TASK BRIEF. Within the entries below, find the portion that opens with the line containing "9. x2 - x1 = -3" and closes with the line containing "[15] f + b is less than 14". Retype that portion exactly and only.

(Collected data entries)
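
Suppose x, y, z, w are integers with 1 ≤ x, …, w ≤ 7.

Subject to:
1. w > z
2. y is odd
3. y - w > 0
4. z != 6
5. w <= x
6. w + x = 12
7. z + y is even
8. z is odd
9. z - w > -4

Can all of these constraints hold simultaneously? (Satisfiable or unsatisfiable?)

The assignment x = 7, y = 7, z = 3, w = 5 works:
  constraint 3 holds since y - w = 2.
  constraint 6 holds since w + x = 12.
The rest check out directly.

Satisfiable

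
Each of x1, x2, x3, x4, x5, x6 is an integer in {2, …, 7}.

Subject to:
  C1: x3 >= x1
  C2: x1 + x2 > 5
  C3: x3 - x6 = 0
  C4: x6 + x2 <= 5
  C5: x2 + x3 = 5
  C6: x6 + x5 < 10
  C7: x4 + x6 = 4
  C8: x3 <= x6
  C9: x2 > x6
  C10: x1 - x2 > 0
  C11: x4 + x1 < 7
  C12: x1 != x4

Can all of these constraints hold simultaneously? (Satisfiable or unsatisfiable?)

Unsatisfiable

Constraints 1, 8, 9, and 10 give x1 ≤ x3, x3 ≤ x6, x6 < x2, x2 < x1. Chaining: x1 ≤ x3 ≤ x6 < x2 < x1, which forces x1 < x1 — impossible.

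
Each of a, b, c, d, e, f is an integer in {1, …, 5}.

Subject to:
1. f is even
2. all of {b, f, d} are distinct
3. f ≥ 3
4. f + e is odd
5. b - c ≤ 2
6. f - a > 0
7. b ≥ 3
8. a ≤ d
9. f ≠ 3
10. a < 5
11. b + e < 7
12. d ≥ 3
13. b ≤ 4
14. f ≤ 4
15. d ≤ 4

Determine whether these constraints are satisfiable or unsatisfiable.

Constraints 3, 7, 12, 13, 14, and 15 confine each of b, f, d to the 2 values {3, 4}.
Constraint 2 requires all 3 of them to be distinct, but only 2 values are available — impossible by the pigeonhole principle.

Unsatisfiable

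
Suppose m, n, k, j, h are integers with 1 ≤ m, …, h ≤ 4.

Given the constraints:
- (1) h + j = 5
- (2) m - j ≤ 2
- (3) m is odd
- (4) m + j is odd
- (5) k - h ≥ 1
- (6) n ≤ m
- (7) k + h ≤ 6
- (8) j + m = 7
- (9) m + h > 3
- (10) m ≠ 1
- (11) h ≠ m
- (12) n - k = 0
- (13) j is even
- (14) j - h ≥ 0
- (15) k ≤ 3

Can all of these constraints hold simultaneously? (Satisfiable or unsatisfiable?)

Satisfiable

The assignment m = 3, n = 3, k = 3, j = 4, h = 1 works:
  constraint 1 holds since h + j = 5.
  constraint 2 holds since m - j = -1.
  constraint 5 holds since k - h = 2.
The rest check out directly.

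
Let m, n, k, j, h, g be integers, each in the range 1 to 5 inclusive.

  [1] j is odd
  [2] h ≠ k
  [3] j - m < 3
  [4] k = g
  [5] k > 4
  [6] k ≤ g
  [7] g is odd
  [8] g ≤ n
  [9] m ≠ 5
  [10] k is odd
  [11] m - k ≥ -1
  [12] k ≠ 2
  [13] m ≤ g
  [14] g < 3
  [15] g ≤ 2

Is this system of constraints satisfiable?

Unsatisfiable

From constraint 5: k ≥ 5. From constraints 6 and 15: k ≤ g and g ≤ 2, so k ≤ 2. But 2 < 5, so no value of k works.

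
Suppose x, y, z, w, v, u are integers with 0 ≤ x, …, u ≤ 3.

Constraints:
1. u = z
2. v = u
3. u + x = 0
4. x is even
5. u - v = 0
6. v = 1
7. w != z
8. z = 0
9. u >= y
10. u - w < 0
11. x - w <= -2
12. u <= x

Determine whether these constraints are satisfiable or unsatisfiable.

Constraint 6 fixes v = 1 and constraint 8 fixes z = 0. Constraints 1 and 2 give v = u = z, so v = z. But 1 ≠ 0 — contradiction.

Unsatisfiable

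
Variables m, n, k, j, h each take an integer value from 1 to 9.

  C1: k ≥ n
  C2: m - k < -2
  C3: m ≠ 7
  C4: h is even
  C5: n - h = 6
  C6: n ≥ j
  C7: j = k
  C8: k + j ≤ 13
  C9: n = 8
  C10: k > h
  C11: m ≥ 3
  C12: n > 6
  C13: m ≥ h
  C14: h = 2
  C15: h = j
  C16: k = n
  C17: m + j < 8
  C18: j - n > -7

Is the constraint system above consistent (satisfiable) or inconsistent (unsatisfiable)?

Constraint 14 fixes h = 2 and constraint 9 fixes n = 8. Constraints 7, 15, and 16 give h = j = k = n, so h = n. But 2 ≠ 8 — contradiction.

Unsatisfiable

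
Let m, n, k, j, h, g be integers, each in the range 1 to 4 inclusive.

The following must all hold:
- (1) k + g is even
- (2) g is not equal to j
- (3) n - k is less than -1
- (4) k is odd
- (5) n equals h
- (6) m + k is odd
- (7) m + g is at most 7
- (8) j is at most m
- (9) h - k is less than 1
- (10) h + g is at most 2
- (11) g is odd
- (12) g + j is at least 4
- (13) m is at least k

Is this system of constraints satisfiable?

One satisfying assignment is m = 4, n = 1, k = 3, j = 4, h = 1, g = 1.
For the less obvious constraints — constraint 3: n - k = -2; constraint 7: m + g = 5; constraint 9: h - k = -2 — and the others hold by inspection.

Satisfiable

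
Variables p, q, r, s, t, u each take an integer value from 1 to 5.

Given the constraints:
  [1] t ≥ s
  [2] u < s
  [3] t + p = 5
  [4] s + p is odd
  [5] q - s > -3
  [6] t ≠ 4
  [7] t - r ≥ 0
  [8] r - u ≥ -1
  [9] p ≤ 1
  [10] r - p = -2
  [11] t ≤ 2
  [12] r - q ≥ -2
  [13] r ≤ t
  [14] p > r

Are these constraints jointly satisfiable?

Unsatisfiable

From constraint 11: t ≤ 2. From constraint 9: p ≤ 1. Hence t + p ≤ 3. But constraint 3 requires t + p = 5, and 5 > 3. Contradiction.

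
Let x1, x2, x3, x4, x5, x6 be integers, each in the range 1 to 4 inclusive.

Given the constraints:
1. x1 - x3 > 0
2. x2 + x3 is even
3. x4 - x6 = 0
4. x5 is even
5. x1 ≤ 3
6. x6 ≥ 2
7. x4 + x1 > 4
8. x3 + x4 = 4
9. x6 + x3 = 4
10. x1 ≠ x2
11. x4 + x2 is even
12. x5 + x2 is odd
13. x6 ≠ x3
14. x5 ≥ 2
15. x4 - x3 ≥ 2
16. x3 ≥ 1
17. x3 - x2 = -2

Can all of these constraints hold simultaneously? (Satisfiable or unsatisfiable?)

Satisfiable

One satisfying assignment is x1 = 2, x2 = 3, x3 = 1, x4 = 3, x5 = 2, x6 = 3.
For the less obvious constraints — constraint 1: x1 - x3 = 1; constraint 3: x4 - x6 = 0 — and the others hold by inspection.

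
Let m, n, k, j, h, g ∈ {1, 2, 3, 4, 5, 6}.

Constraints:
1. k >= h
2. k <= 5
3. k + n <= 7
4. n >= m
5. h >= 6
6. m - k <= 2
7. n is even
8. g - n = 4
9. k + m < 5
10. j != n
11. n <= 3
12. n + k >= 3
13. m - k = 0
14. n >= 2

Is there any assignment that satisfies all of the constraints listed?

From constraints 1 and 5: k ≥ h ≥ 6. From constraint 14: n ≥ 2. Hence k + n ≥ 8. But constraint 3 requires k + n ≤ 7, and 7 < 8. Contradiction.

Unsatisfiable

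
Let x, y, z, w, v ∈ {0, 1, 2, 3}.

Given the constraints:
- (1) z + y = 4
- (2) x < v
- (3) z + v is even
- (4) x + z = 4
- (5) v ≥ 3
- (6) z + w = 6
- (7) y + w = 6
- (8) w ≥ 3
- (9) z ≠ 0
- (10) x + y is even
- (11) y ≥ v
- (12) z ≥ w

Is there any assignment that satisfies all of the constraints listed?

Unsatisfiable

From constraints 8 and 12: z ≥ w ≥ 3. From constraints 5 and 11: y ≥ v ≥ 3. Hence z + y ≥ 6. But constraint 1 requires z + y = 4, and 4 < 6. Contradiction.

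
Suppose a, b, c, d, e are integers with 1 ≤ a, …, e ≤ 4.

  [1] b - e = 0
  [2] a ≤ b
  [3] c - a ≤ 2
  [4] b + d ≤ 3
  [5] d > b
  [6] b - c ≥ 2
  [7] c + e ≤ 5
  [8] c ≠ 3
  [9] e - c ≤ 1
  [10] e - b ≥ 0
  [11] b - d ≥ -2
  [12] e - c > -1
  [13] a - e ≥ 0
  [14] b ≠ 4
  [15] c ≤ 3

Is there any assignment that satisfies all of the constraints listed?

Unsatisfiable

Constraints 6, 9, and 10 give b − c ≥ 2, c − e ≥ -1, e − b ≥ 0.
Adding all 3 inequalities: the left sides telescope to 0, and the right sides sum to 2 + (-1) + 0 = 1. So 0 ≥ 1, which is false.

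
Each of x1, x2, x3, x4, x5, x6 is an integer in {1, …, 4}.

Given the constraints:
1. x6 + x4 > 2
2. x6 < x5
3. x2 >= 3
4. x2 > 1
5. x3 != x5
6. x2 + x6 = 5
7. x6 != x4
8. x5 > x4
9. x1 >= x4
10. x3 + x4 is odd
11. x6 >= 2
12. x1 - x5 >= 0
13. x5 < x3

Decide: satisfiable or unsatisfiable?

Try x1 = 3, x2 = 3, x3 = 4, x4 = 1, x5 = 3, x6 = 2.
Check constraint 1: x6 + x4 = 3; constraint 6: x2 + x6 = 5. The remaining constraints are straightforward to verify.

Satisfiable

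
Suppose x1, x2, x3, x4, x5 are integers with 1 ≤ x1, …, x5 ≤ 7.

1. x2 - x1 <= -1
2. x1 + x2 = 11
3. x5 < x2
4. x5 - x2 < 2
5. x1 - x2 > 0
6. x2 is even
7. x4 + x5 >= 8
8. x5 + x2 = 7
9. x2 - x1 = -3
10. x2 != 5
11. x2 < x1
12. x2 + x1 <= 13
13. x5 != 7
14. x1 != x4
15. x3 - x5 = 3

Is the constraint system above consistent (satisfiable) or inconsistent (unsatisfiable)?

Satisfiable

Take x1 = 7, x2 = 4, x3 = 6, x4 = 6, x5 = 3. Then constraint 1: x2 - x1 = -3; constraint 2: x1 + x2 = 11; constraint 4: x5 - x2 = -1, and every other listed constraint is also met.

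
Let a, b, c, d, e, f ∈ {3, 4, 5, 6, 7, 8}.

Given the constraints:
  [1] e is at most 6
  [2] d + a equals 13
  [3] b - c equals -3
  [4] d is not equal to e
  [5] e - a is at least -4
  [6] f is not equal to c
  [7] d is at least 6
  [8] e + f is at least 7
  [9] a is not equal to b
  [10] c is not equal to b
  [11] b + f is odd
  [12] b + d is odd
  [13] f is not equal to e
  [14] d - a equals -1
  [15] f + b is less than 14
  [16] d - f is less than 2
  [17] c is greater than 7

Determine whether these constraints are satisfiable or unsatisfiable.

The assignment a = 7, b = 5, c = 8, d = 6, e = 4, f = 6 works:
  constraint 2 holds since d + a = 13.
  constraint 3 holds since b - c = -3.
The rest check out directly.

Satisfiable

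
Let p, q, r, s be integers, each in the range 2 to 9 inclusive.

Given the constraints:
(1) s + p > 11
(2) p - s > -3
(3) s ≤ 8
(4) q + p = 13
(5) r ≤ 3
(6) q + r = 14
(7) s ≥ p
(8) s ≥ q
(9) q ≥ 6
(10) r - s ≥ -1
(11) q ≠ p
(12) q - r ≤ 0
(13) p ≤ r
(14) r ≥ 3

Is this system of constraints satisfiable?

Unsatisfiable

From constraints 3 and 8: q ≤ s ≤ 8. From constraints 5 and 13: p ≤ r ≤ 3. Hence q + p ≤ 11. But constraint 4 requires q + p = 13, and 13 > 11. Contradiction.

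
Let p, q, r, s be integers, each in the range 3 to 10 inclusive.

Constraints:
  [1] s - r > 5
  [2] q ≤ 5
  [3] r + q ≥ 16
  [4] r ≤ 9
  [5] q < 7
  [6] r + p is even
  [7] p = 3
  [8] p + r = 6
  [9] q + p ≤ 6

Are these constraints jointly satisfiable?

From constraint 4: r ≤ 9. From constraint 2: q ≤ 5. Hence r + q ≤ 14. But constraint 3 requires r + q ≥ 16, and 16 > 14. Contradiction.

Unsatisfiable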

ANSWER TO THIS TASK.
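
9. x2 - x1 = -3
10. x2 != 5
11. x2 < x1
12. x2 + x1 <= 13
13. x5 != 7
14. x1 != x4
15. x3 - x5 = 3

Is the constraint system above consistent (satisfiable) or inconsistent (unsatisfiable)?

Satisfiable

Take x1 = 7, x2 = 4, x3 = 6, x4 = 6, x5 = 3. Then constraint 1: x2 - x1 = -3; constraint 2: x1 + x2 = 11; constraint 4: x5 - x2 = -1, and every other listed constraint is also met.

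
Let a, b, c, d, e, f ∈ {3, 4, 5, 6, 7, 8}.

Given the constraints:
  [1] e is at most 6
  [2] d + a equals 13
  [3] b - c equals -3
  [4] d is not equal to e
  [5] e - a is at least -4
  [6] f is not equal to c
  [7] d is at least 6
  [8] e + f is at least 7
  [9] a is not equal to b
  [10] c is not equal to b
  [11] b + f is odd
  [12] b + d is odd
  [13] f is not equal to e
  [14] d - a equals -1
  [15] f + b is less than 14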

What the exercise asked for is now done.